» YOUR ASSIGNMENT:
Go through the lines below and copy each one that holds the string "items".

» Entries taken from a collection:
=== Section Start ===
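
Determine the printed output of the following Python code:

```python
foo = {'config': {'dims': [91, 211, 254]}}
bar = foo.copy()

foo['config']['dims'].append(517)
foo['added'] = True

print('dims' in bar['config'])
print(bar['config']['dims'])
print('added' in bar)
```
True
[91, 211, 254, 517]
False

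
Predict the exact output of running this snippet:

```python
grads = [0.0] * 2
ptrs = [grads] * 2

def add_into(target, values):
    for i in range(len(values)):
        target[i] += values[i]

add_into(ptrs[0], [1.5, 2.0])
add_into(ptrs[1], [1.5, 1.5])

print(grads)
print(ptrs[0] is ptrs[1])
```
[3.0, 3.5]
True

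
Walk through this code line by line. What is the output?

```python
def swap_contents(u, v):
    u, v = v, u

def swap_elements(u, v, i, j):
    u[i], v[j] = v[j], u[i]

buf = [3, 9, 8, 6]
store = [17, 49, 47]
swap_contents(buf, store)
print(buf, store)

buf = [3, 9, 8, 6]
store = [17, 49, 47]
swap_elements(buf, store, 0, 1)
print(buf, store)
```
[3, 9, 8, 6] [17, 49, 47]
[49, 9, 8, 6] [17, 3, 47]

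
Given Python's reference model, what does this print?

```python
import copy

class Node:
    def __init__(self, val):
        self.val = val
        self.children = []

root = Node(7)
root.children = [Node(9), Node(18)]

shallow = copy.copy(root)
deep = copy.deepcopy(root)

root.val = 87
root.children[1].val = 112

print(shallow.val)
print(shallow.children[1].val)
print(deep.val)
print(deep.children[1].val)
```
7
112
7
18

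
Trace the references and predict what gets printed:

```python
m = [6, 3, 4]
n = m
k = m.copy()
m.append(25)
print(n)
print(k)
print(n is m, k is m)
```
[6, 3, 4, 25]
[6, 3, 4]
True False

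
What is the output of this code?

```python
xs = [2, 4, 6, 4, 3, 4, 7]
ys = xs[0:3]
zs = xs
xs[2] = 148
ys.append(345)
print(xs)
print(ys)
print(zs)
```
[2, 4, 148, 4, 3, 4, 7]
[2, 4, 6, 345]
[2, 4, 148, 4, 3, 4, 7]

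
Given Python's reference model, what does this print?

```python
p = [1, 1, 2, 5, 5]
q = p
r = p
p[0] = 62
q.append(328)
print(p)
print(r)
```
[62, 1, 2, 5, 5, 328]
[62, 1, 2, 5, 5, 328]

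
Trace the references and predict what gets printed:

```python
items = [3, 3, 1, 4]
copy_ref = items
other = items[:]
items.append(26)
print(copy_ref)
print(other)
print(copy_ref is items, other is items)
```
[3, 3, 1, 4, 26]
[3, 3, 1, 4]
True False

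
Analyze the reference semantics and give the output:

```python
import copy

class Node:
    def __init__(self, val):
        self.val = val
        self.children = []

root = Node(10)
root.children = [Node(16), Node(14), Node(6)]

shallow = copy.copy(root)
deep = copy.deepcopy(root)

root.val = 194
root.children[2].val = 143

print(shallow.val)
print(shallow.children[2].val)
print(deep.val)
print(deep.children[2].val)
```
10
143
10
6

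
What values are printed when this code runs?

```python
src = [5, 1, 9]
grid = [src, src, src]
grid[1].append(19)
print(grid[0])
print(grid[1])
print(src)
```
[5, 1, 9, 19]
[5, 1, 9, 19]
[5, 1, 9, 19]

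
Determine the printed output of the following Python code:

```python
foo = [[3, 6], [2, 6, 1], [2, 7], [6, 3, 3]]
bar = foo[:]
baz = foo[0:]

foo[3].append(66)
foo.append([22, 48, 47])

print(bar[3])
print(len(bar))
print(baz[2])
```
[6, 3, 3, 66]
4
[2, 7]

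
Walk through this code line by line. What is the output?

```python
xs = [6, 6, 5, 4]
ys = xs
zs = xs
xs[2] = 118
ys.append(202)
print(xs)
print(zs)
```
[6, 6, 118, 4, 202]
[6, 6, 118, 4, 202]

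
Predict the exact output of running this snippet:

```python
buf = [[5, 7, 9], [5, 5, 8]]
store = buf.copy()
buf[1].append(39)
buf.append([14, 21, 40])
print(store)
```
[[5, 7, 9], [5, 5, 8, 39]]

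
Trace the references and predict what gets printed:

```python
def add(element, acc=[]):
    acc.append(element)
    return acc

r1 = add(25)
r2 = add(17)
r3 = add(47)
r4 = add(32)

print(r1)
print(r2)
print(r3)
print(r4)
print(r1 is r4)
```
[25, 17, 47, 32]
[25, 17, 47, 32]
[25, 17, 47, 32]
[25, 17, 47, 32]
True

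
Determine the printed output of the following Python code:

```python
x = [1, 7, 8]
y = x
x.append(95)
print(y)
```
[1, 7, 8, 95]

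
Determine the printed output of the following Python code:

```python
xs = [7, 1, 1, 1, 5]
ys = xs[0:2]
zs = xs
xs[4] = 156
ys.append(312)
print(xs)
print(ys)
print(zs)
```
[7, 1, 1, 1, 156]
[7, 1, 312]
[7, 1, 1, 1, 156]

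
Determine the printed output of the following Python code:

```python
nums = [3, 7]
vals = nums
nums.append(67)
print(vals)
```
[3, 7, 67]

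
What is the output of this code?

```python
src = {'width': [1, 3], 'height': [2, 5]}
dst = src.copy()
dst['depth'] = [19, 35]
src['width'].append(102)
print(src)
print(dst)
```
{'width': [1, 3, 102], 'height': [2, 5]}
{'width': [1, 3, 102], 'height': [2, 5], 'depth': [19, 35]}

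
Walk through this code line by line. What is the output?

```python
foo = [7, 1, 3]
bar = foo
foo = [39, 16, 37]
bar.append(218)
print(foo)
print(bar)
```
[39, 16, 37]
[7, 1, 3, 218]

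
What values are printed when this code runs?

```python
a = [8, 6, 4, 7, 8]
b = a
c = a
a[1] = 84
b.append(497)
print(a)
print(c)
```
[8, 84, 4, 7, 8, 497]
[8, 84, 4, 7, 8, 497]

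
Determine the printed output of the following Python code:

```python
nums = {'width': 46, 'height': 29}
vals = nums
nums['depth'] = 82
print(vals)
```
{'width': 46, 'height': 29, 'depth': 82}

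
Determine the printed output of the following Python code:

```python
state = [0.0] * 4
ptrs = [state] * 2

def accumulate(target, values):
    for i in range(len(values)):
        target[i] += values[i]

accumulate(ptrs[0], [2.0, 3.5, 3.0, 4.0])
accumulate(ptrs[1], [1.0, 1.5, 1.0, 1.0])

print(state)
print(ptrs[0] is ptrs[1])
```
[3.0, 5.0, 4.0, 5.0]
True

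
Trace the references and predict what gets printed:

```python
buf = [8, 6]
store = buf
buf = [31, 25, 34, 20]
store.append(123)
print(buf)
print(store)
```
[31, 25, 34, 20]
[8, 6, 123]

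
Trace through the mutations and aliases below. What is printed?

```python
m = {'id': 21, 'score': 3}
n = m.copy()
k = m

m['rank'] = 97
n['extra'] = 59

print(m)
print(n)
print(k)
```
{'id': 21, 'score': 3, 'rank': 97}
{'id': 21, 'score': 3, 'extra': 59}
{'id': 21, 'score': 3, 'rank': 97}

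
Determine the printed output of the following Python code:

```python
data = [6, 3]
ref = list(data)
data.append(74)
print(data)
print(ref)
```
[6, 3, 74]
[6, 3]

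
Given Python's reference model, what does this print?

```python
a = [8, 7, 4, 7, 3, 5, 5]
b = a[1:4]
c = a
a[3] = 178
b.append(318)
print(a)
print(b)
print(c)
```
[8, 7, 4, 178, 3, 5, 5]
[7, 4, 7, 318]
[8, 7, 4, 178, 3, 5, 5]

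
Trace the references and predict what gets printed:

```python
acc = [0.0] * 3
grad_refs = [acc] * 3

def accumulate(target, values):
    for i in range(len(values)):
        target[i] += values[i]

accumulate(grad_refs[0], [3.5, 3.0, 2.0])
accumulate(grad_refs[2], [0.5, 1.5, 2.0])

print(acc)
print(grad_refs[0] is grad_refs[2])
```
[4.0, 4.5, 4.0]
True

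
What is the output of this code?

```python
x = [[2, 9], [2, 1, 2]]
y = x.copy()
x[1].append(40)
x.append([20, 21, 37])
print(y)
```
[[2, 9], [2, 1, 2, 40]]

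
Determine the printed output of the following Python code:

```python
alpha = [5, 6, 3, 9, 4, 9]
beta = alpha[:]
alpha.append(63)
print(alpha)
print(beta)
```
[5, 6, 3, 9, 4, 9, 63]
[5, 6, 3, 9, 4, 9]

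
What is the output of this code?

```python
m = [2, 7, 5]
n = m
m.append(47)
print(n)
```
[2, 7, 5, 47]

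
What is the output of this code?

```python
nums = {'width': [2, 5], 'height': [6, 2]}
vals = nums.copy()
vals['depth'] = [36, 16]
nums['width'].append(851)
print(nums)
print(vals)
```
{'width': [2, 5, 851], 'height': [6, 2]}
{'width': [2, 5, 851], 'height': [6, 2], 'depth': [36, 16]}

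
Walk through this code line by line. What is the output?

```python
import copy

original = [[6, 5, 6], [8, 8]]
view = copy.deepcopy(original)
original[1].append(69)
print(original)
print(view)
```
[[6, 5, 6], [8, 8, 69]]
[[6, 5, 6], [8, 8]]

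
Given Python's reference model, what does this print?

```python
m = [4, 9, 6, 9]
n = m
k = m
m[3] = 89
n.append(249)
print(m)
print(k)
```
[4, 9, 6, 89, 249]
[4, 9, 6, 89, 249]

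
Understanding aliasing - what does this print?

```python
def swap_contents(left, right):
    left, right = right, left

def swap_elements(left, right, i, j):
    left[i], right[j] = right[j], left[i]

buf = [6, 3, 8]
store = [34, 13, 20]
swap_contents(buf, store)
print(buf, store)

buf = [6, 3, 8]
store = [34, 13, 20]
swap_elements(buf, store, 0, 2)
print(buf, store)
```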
=== Section End ===
» SOLUTION FOR THIS EXERCISE:
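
items = [3, 3, 1, 4]
copy_ref = items
other = items[:]
items.append(26)
print(copy_ref is items, other is items)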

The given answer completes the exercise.